» Data
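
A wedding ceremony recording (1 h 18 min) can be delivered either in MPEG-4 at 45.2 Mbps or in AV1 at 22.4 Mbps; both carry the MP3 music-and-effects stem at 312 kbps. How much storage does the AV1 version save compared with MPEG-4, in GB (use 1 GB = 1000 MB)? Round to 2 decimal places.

1 h 18 min = 78 min = 4680 s
Audio: 312 kbps = 0.312 Mbps.
MPEG-4: 45.512 Mbps × 4680 s = 212996.2 Mb = 26.625 GB.
AV1: 22.712 Mbps × 4680 s = 106292.2 Mb = 13.287 GB.
Saving: 26.625 − 13.287 = 13.338 GB.

13.34 GB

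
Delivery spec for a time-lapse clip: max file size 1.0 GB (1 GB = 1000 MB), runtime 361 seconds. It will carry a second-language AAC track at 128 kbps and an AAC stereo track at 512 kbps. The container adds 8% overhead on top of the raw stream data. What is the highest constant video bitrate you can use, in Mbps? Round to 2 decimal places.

Budget: 1.0 GB = 8000.0 Mb.
Stream payload after overhead: 8000.0 / 1.08 = 7407.4 Mb.
Total bitrate budget: 7407.4 Mb / 361 s = 20.519 Mbps.
Audio total: 128 + 512 = 640 kbps = 0.640 Mbps.
Video: 20.519 − 0.640 = 19.879 Mbps.

19.88 Mbps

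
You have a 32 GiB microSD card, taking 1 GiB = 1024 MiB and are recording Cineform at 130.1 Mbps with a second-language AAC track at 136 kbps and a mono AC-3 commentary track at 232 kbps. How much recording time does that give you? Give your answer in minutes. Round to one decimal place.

35.1 minutes

Audio total: 136 + 232 = 368 kbps = 0.368 Mbps.
Total bitrate: 130.1 + 0.368 = 130.468 Mbps.
Capacity: 32 GiB = 274,878 Mb.
Recording time: 274,878 / 130.468 = 2,107 s ≈ 35.1 minutes.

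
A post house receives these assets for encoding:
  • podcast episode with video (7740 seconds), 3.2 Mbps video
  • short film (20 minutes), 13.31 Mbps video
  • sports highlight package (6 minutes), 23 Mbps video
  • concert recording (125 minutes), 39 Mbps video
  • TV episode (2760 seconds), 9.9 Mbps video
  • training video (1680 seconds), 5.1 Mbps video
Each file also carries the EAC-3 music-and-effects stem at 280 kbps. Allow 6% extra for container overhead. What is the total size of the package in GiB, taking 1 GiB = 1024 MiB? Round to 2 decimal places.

47.31 GiB

Audio: 280 kbps = 0.280 Mbps.
podcast episode with video: 3.480 Mbps × 7740 s × 1.06 = 28551.3 Mb
short film: 13.590 Mbps × 1200 s × 1.06 = 17286.5 Mb
sports highlight package: 23.280 Mbps × 360 s × 1.06 = 8883.6 Mb
concert recording: 39.280 Mbps × 7500 s × 1.06 = 312276.0 Mb
TV episode: 10.180 Mbps × 2760 s × 1.06 = 29782.6 Mb
training video: 5.380 Mbps × 1680 s × 1.06 = 9580.7 Mb
Total: 406360.8 Mb = 50795.1 MB.
= 47.31 GiB.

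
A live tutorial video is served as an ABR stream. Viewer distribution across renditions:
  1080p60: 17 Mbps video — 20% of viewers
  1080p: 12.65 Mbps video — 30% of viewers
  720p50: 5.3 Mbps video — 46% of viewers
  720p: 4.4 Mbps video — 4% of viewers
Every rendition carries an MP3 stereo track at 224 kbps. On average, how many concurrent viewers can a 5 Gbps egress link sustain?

Audio: 224 kbps = 0.224 Mbps.
Average per-viewer bitrate: 0.20×17.224 + 0.30×12.874 + 0.46×5.524 + 0.04×4.624 = 10.033 Mbps.
5 Gbps = 5,000 Mbps; 5,000 / 10.033 = 498.36 → 498.

498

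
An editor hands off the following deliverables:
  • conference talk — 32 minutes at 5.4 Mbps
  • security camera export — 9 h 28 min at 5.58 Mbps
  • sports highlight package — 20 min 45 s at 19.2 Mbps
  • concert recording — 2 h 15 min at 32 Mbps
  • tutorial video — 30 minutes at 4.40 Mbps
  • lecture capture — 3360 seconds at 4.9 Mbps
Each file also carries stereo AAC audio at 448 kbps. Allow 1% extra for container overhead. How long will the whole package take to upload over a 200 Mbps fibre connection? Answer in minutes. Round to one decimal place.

Audio: 448 kbps = 0.448 Mbps.
conference talk: 5.848 Mbps × 1920 s × 1.01 = 11340.4 Mb
security camera export: 6.028 Mbps × 34080 s × 1.01 = 207488.6 Mb
sports highlight package: 19.648 Mbps × 1245 s × 1.01 = 24706.4 Mb
concert recording: 32.448 Mbps × 8100 s × 1.01 = 265457.1 Mb
tutorial video: 4.848 Mbps × 1800 s × 1.01 = 8813.7 Mb
lecture capture: 5.348 Mbps × 3360 s × 1.01 = 18149.0 Mb
Total: 535955.1 Mb = 66994.4 MB.
At 200 Mbps: 535955.1 / 200 = 2680 s ≈ 44.7 minutes.

44.7 minutes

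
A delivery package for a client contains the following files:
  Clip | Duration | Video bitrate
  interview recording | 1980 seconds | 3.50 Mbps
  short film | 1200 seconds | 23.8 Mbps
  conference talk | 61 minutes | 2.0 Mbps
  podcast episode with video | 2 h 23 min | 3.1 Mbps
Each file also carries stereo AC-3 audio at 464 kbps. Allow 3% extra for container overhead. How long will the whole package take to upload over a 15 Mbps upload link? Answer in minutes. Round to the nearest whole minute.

88 minutes

Audio: 464 kbps = 0.464 Mbps.
interview recording: 3.964 Mbps × 1980 s × 1.03 = 8084.2 Mb
short film: 24.264 Mbps × 1200 s × 1.03 = 29990.3 Mb
conference talk: 2.464 Mbps × 3660 s × 1.03 = 9288.8 Mb
podcast episode with video: 3.564 Mbps × 8580 s × 1.03 = 31496.5 Mb
Total: 78859.8 Mb = 9857.5 MB.
At 15 Mbps: 78859.8 / 15 = 5257 s ≈ 87.6 minutes.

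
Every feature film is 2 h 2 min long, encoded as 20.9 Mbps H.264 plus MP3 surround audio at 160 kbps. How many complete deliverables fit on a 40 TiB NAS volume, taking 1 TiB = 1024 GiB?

2282

2 h 2 min = 122 min = 7320 s
Audio: 160 kbps = 0.160 Mbps.
Total bitrate: 21.060 Mbps.
Per item: 21.060 Mbps × 7320 s = 154,159 Mb = 19,270 MB.
Capacity: 40 TiB = 351,843,721 Mb; 2282.34 items → 2282 complete.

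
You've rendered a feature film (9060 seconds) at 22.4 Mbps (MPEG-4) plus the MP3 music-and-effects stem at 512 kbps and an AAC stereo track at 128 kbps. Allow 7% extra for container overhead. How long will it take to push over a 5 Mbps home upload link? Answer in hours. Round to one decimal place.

Audio total: 512 + 128 = 640 kbps = 0.640 Mbps.
Total bitrate: 23.040 Mbps.
File: 23.040 Mbps × 9060 s = 208742.4 Mb.
With 7% container overhead: ×1.07. → 223354.4 Mb.
At 5 Mbps: 223354.4 / 5 = 44670.9 s ≈ 12.4 hours.

12.4 hours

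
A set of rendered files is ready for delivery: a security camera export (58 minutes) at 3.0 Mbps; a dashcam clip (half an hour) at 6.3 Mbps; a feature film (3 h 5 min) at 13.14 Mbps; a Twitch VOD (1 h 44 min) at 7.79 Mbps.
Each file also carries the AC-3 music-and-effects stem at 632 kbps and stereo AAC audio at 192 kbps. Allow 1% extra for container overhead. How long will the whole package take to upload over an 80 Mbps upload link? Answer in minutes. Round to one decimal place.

Audio total: 632 + 192 = 824 kbps = 0.824 Mbps.
security camera export: 3.824 Mbps × 3480 s × 1.01 = 13440.6 Mb
dashcam clip: 7.124 Mbps × 1800 s × 1.01 = 12951.4 Mb
feature film: 13.964 Mbps × 11100 s × 1.01 = 156550.4 Mb
Twitch VOD: 8.614 Mbps × 6240 s × 1.01 = 54288.9 Mb
Total: 237231.3 Mb = 29653.9 MB.
At 80 Mbps: 237231.3 / 80 = 2965 s ≈ 49.4 minutes.

49.4 minutes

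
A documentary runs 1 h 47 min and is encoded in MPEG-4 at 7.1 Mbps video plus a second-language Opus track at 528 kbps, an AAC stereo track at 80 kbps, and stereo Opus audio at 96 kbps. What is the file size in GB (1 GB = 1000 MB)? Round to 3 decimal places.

6.263 GB

1 h 47 min = 107 min = 6420 s
Audio total: 528 + 80 + 96 = 704 kbps = 0.704 Mbps.
Total bitrate: 7.1 + 0.704 = 7.804 Mbps.
Stream data: 7.804 Mbps × 6420 s = 50101.7 Mb.
50,102 Mb ÷ 8 = 6,263 MB → 6.263 GB.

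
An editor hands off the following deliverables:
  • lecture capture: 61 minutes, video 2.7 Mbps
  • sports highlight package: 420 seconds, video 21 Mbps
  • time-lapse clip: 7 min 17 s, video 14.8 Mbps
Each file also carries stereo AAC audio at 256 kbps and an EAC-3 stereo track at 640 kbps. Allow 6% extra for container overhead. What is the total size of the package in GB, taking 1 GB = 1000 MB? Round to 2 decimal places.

Audio total: 256 + 640 = 896 kbps = 0.896 Mbps.
lecture capture: 3.596 Mbps × 3660 s × 1.06 = 13951.0 Mb
sports highlight package: 21.896 Mbps × 420 s × 1.06 = 9748.1 Mb
time-lapse clip: 15.696 Mbps × 437 s × 1.06 = 7270.7 Mb
Total: 30969.8 Mb = 3871.2 MB.
= 3.871 GB.

3.87 GB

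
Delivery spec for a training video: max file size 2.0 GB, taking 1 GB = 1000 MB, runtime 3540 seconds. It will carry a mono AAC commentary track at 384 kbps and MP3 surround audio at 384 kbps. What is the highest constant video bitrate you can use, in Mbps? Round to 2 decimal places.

Budget: 2.0 GB = 16000.0 Mb.
Total bitrate budget: 16000.0 Mb / 3540 s = 4.520 Mbps.
Audio total: 384 + 384 = 768 kbps = 0.768 Mbps.
Video: 4.520 − 0.768 = 3.752 Mbps.

3.75 Mbps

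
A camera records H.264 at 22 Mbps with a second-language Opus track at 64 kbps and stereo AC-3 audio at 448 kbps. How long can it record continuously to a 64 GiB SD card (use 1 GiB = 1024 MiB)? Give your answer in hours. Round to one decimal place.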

» Prompt
Go through the listing, and whenever a line contains the string "files", copy that line.

» Exercise response
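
A delivery package for a client contains the following files:
A set of rendered files is ready for delivery: a security camera export (58 minutes) at 3.0 Mbps; a dashcam clip (half an hour) at 6.3 Mbps; a feature film (3 h 5 min) at 13.14 Mbps; a Twitch VOD (1 h 44 min) at 7.79 Mbps.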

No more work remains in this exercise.